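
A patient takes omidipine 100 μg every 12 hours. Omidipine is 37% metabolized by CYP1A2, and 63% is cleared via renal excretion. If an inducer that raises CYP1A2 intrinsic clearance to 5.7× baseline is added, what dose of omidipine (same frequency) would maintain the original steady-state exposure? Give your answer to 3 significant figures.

274 μg

The CYP1A2 pathway (37% of clearance) increases to 5.7× activity: 0.37 × 5.7 = 2.109.
The remaining 63% of clearance is unaffected.
CL_new/CL_old = 2.109 + 0.63 = 2.739.
Exposure is unchanged when dose changes in proportion to clearance. New dose = 100 μg × 2.739 = 274 μg.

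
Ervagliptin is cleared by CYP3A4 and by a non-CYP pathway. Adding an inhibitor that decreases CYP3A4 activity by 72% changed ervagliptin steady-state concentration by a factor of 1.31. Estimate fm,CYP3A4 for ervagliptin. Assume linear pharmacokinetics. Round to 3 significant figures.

Let x = fm,CYP3A4. Because steady-state concentration ∝ 1/CL, relative clearance fell to 1/1.31 = 0.7634.
Only the CYP3A4 route changed, so 0.7634 = x·0.28 + (1 − x), giving x = 0.329.

0.329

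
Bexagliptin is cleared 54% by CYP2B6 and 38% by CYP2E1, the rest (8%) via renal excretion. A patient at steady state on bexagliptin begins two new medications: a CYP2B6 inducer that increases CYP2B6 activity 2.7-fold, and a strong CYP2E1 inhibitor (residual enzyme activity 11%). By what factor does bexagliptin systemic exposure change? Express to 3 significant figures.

0.633

The CYP2B6 pathway (54% of clearance) rises to 2.7× activity: 0.54 × 2.7 = 1.458.
The CYP2E1 pathway (38% of clearance) drops to 0.11× activity: 0.38 × 0.11 = 0.0418.
The remaining 8% of clearance is unaffected.
CL_new/CL_old = 1.458 + 0.0418 + 0.08 = 1.5798.
Systemic exposure ∝ 1/CL: fold-change = 1 / 1.5798 = 0.633.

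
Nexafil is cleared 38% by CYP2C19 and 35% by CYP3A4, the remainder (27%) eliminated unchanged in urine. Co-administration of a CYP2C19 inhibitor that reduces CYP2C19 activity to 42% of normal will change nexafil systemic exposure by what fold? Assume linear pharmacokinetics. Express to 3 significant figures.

CYP2C19: 0.38 × 0.42 = 0.1596
CYP3A4: 0.35 (unchanged)
Other: 0.27 (unchanged)
CL_new/CL_old = 0.1596 + 0.35 + 0.27 = 0.7796.
Since systemic exposure ∝ 1/CL, the ratio is 1 / 0.7796 = 1.28.

1.28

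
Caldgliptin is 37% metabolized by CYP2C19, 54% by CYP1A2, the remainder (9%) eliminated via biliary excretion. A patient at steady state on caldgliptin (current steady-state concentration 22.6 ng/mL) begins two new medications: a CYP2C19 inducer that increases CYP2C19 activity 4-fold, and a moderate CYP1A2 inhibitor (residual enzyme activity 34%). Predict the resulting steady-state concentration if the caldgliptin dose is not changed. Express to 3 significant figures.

The CYP2C19 pathway (37% of clearance) increases to 4× activity: 0.37 × 4 = 1.48.
The CYP1A2 pathway (54% of clearance) drops to 0.34× activity: 0.54 × 0.34 = 0.1836.
Non-CYP routes (9%) are unchanged.
CL_new/CL_old = 1.48 + 0.1836 + 0.09 = 1.7536.
Dividing the baseline by the relative clearance: 22.6 / 1.7536 = 12.9 ng/mL.

12.9 ng/mL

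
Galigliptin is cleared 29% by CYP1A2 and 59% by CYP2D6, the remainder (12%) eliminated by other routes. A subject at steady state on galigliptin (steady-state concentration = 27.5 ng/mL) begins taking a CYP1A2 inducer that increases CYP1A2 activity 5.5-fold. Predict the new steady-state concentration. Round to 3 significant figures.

11.9 ng/mL

CYP1A2: 0.29 × 5.5 = 1.595
CYP2D6: 0.59 (unchanged)
Other: 0.12 (unchanged)
New clearance relative to baseline: 1.595 + 0.59 + 0.12 = 2.305.
Steady-state concentration ∝ 1/CL, so new value = 27.5 / 2.305 = 11.9 ng/mL.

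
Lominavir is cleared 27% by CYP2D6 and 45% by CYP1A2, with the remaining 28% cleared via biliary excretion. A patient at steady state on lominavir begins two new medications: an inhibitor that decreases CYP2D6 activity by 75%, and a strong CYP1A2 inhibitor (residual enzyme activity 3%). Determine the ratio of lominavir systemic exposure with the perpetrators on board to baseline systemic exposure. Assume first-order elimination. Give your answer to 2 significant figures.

2.8

The CYP2D6 pathway (27% of clearance) drops to 0.25× activity: 0.27 × 0.25 = 0.0675.
The CYP1A2 pathway (45% of clearance) is reduced to 0.03× activity: 0.45 × 0.03 = 0.0135.
The remaining 28% of clearance is unaffected.
New clearance relative to baseline: 0.0675 + 0.0135 + 0.28 = 0.361.
Because systemic exposure varies inversely with clearance, the combined effect is 1 / 0.361 = 2.8.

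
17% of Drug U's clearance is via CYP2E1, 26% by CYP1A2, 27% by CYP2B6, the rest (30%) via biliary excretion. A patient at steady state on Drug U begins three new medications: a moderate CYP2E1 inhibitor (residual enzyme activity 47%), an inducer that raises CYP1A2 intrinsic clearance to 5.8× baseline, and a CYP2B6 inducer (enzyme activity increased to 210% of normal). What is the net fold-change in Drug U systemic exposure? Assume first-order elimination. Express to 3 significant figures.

CYP2E1: 0.17 × 0.47 = 0.0799
CYP1A2: 0.26 × 5.8 = 1.508
CYP2B6: 0.27 × 2.1 = 0.567
Other: 0.3 (unchanged)
New clearance relative to baseline: 0.0799 + 1.508 + 0.567 + 0.3 = 2.4549.
Net systemic exposure ratio = 1 / 2.4549 = 0.407.

0.407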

▸ **Instructions for the task**:
Quote the entire listing above exactly.

▸ **Answer space**:
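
A patient takes omidipine 100 μg every 12 hours. Omidipine is 37% metabolized by CYP1A2, and 63% is cleared via renal excretion. If an inducer that raises CYP1A2 intrinsic clearance to 5.7× baseline is added, what dose of omidipine (same frequency) would maintain the original steady-state exposure? Give your answer to 3 significant figures.

274 μg

The CYP1A2 pathway (37% of clearance) increases to 5.7× activity: 0.37 × 5.7 = 2.109.
The remaining 63% of clearance is unaffected.
CL_new/CL_old = 2.109 + 0.63 = 2.739.
Exposure is unchanged when dose changes in proportion to clearance. New dose = 100 μg × 2.739 = 274 μg.

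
Ervagliptin is cleared by CYP3A4 and by a non-CYP pathway. Adding an inhibitor that decreases CYP3A4 activity by 72% changed ervagliptin steady-state concentration by a factor of 1.31. Estimate fm,CYP3A4 for ervagliptin. Assume linear pharmacokinetics. Round to 3 significant figures.

Let x = fm,CYP3A4. Because steady-state concentration ∝ 1/CL, relative clearance fell to 1/1.31 = 0.7634.
Only the CYP3A4 route changed, so 0.7634 = x·0.28 + (1 − x), giving x = 0.329.

0.329

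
Bexagliptin is cleared 54% by CYP2B6 and 38% by CYP2E1, the rest (8%) via renal excretion. A patient at steady state on bexagliptin begins two new medications: a CYP2B6 inducer that increases CYP2B6 activity 2.7-fold, and a strong CYP2E1 inhibitor (residual enzyme activity 11%). By what factor does bexagliptin systemic exposure change? Express to 3 significant figures.

0.633

The CYP2B6 pathway (54% of clearance) rises to 2.7× activity: 0.54 × 2.7 = 1.458.
The CYP2E1 pathway (38% of clearance) drops to 0.11× activity: 0.38 × 0.11 = 0.0418.
The remaining 8% of clearance is unaffected.
CL_new/CL_old = 1.458 + 0.0418 + 0.08 = 1.5798.
Systemic exposure ∝ 1/CL: fold-change = 1 / 1.5798 = 0.633.

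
Nexafil is cleared 38% by CYP2C19 and 35% by CYP3A4, the remainder (27%) eliminated unchanged in urine. Co-administration of a CYP2C19 inhibitor that reduces CYP2C19 activity to 42% of normal will change nexafil systemic exposure by what fold? Assume linear pharmacokinetics. Express to 3 significant figures.

CYP2C19: 0.38 × 0.42 = 0.1596
CYP3A4: 0.35 (unchanged)
Other: 0.27 (unchanged)
CL_new/CL_old = 0.1596 + 0.35 + 0.27 = 0.7796.
Since systemic exposure ∝ 1/CL, the ratio is 1 / 0.7796 = 1.28.

1.28

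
Caldgliptin is 37% metabolized by CYP2C19, 54% by CYP1A2, the remainder (9%) eliminated via biliary excretion. A patient at steady state on caldgliptin (current steady-state concentration 22.6 ng/mL) begins two new medications: a CYP2C19 inducer that increases CYP2C19 activity 4-fold, and a moderate CYP1A2 inhibitor (residual enzyme activity 34%). Predict the resulting steady-state concentration if the caldgliptin dose is not changed. Express to 3 significant figures.

The CYP2C19 pathway (37% of clearance) increases to 4× activity: 0.37 × 4 = 1.48.
The CYP1A2 pathway (54% of clearance) drops to 0.34× activity: 0.54 × 0.34 = 0.1836.
Non-CYP routes (9%) are unchanged.
CL_new/CL_old = 1.48 + 0.1836 + 0.09 = 1.7536.
Dividing the baseline by the relative clearance: 22.6 / 1.7536 = 12.9 ng/mL.

12.9 ng/mL

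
Galigliptin is cleared 29% by CYP1A2 and 59% by CYP2D6, the remainder (12%) eliminated by other routes. A subject at steady state on galigliptin (steady-state concentration = 27.5 ng/mL) begins taking a CYP1A2 inducer that increases CYP1A2 activity 5.5-fold. Predict the new steady-state concentration. Round to 3 significant figures.

11.9 ng/mL

CYP1A2: 0.29 × 5.5 = 1.595
CYP2D6: 0.59 (unchanged)
Other: 0.12 (unchanged)
New clearance relative to baseline: 1.595 + 0.59 + 0.12 = 2.305.
Steady-state concentration ∝ 1/CL, so new value = 27.5 / 2.305 = 11.9 ng/mL.

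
Lominavir is cleared 27% by CYP2D6 and 45% by CYP1A2, with the remaining 28% cleared via biliary excretion. A patient at steady state on lominavir begins two new medications: an inhibitor that decreases CYP2D6 activity by 75%, and a strong CYP1A2 inhibitor (residual enzyme activity 3%). Determine the ratio of lominavir systemic exposure with the perpetrators on board to baseline systemic exposure. Assume first-order elimination. Give your answer to 2 significant figures.

2.8

The CYP2D6 pathway (27% of clearance) drops to 0.25× activity: 0.27 × 0.25 = 0.0675.
The CYP1A2 pathway (45% of clearance) is reduced to 0.03× activity: 0.45 × 0.03 = 0.0135.
The remaining 28% of clearance is unaffected.
New clearance relative to baseline: 0.0675 + 0.0135 + 0.28 = 0.361.
Because systemic exposure varies inversely with clearance, the combined effect is 1 / 0.361 = 2.8.

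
17% of Drug U's clearance is via CYP2E1, 26% by CYP1A2, 27% by CYP2B6, the rest (30%) via biliary excretion. A patient at steady state on Drug U begins three new medications: a moderate CYP2E1 inhibitor (residual enzyme activity 47%), an inducer that raises CYP1A2 intrinsic clearance to 5.8× baseline, and a CYP2B6 inducer (enzyme activity increased to 210% of normal). What is the net fold-change in Drug U systemic exposure? Assume first-order elimination. Express to 3 significant figures.

CYP2E1: 0.17 × 0.47 = 0.0799
CYP1A2: 0.26 × 5.8 = 1.508
CYP2B6: 0.27 × 2.1 = 0.567
Other: 0.3 (unchanged)
New clearance relative to baseline: 0.0799 + 1.508 + 0.567 + 0.3 = 2.4549.
Net systemic exposure ratio = 1 / 2.4549 = 0.407.

0.407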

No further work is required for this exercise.